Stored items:
*** Begin section ***

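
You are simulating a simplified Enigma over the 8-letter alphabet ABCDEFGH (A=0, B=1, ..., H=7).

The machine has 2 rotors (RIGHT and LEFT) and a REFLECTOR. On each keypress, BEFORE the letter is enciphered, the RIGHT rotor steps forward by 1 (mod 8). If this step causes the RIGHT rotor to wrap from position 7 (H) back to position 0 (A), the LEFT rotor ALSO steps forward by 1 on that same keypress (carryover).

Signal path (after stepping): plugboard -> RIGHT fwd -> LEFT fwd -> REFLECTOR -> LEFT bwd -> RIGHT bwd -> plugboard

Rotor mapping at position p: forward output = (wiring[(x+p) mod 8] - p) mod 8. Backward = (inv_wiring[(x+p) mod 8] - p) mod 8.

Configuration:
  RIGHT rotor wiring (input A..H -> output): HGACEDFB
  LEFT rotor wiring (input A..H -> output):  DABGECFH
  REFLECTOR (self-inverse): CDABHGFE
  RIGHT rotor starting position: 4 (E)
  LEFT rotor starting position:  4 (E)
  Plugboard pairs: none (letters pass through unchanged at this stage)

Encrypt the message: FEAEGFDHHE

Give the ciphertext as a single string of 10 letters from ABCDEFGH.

Char 1 ('F'): step: R->5, L=4; F->plug->F->R->D->L->D->refl->B->L'->C->R'->D->plug->D
Char 2 ('E'): step: R->6, L=4; E->plug->E->R->C->L->B->refl->D->L'->D->R'->B->plug->B
Char 3 ('A'): step: R->7, L=4; A->plug->A->R->C->L->B->refl->D->L'->D->R'->E->plug->E
Char 4 ('E'): step: R->0, L->5 (L advanced); E->plug->E->R->E->L->D->refl->B->L'->G->R'->B->plug->B
Char 5 ('G'): step: R->1, L=5; G->plug->G->R->A->L->F->refl->G->L'->D->R'->D->plug->D
Char 6 ('F'): step: R->2, L=5; F->plug->F->R->H->L->H->refl->E->L'->F->R'->G->plug->G
Char 7 ('D'): step: R->3, L=5; D->plug->D->R->C->L->C->refl->A->L'->B->R'->B->plug->B
Char 8 ('H'): step: R->4, L=5; H->plug->H->R->G->L->B->refl->D->L'->E->R'->G->plug->G
Char 9 ('H'): step: R->5, L=5; H->plug->H->R->H->L->H->refl->E->L'->F->R'->G->plug->G
Char 10 ('E'): step: R->6, L=5; E->plug->E->R->C->L->C->refl->A->L'->B->R'->C->plug->C

Answer: DBEBDGBGGC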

*** End section ***

DESCRIPTION OF THE TASK
The complete data is to be transcribed verbatim.

ANSWER AREA
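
You are simulating a simplified Enigma over the 8-letter alphabet ABCDEFGH (A=0, B=1, ..., H=7).

The machine has 2 rotors (RIGHT and LEFT) and a REFLECTOR. On each keypress, BEFORE the letter is enciphered, the RIGHT rotor steps forward by 1 (mod 8). If this step causes the RIGHT rotor to wrap from position 7 (H) back to position 0 (A), the LEFT rotor ALSO steps forward by 1 on that same keypress (carryover).

Signal path (after stepping): plugboard -> RIGHT fwd -> LEFT fwd -> REFLECTOR -> LEFT bwd -> RIGHT bwd -> plugboard

Rotor mapping at position p: forward output = (wiring[(x+p) mod 8] - p) mod 8. Backward = (inv_wiring[(x+p) mod 8] - p) mod 8.

Configuration:
  RIGHT rotor wiring (input A..H -> output): HGACEDFB
  LEFT rotor wiring (input A..H -> output):  DABGECFH
  REFLECTOR (self-inverse): CDABHGFE
  RIGHT rotor starting position: 4 (E)
  LEFT rotor starting position:  4 (E)
  Plugboard pairs: none (letters pass through unchanged at this stage)

Encrypt the message: FEAEGFDHHE

Give the ciphertext as a single string of 10 letters from ABCDEFGH.

Char 1 ('F'): step: R->5, L=4; F->plug->F->R->D->L->D->refl->B->L'->C->R'->D->plug->D
Char 2 ('E'): step: R->6, L=4; E->plug->E->R->C->L->B->refl->D->L'->D->R'->B->plug->B
Char 3 ('A'): step: R->7, L=4; A->plug->A->R->C->L->B->refl->D->L'->D->R'->E->plug->E
Char 4 ('E'): step: R->0, L->5 (L advanced); E->plug->E->R->E->L->D->refl->B->L'->G->R'->B->plug->B
Char 5 ('G'): step: R->1, L=5; G->plug->G->R->A->L->F->refl->G->L'->D->R'->D->plug->D
Char 6 ('F'): step: R->2, L=5; F->plug->F->R->H->L->H->refl->E->L'->F->R'->G->plug->G
Char 7 ('D'): step: R->3, L=5; D->plug->D->R->C->L->C->refl->A->L'->B->R'->B->plug->B
Char 8 ('H'): step: R->4, L=5; H->plug->H->R->G->L->B->refl->D->L'->E->R'->G->plug->G
Char 9 ('H'): step: R->5, L=5; H->plug->H->R->H->L->H->refl->E->L'->F->R'->G->plug->G
Char 10 ('E'): step: R->6, L=5; E->plug->E->R->C->L->C->refl->A->L'->B->R'->C->plug->C

Answer: DBEBDGBGGC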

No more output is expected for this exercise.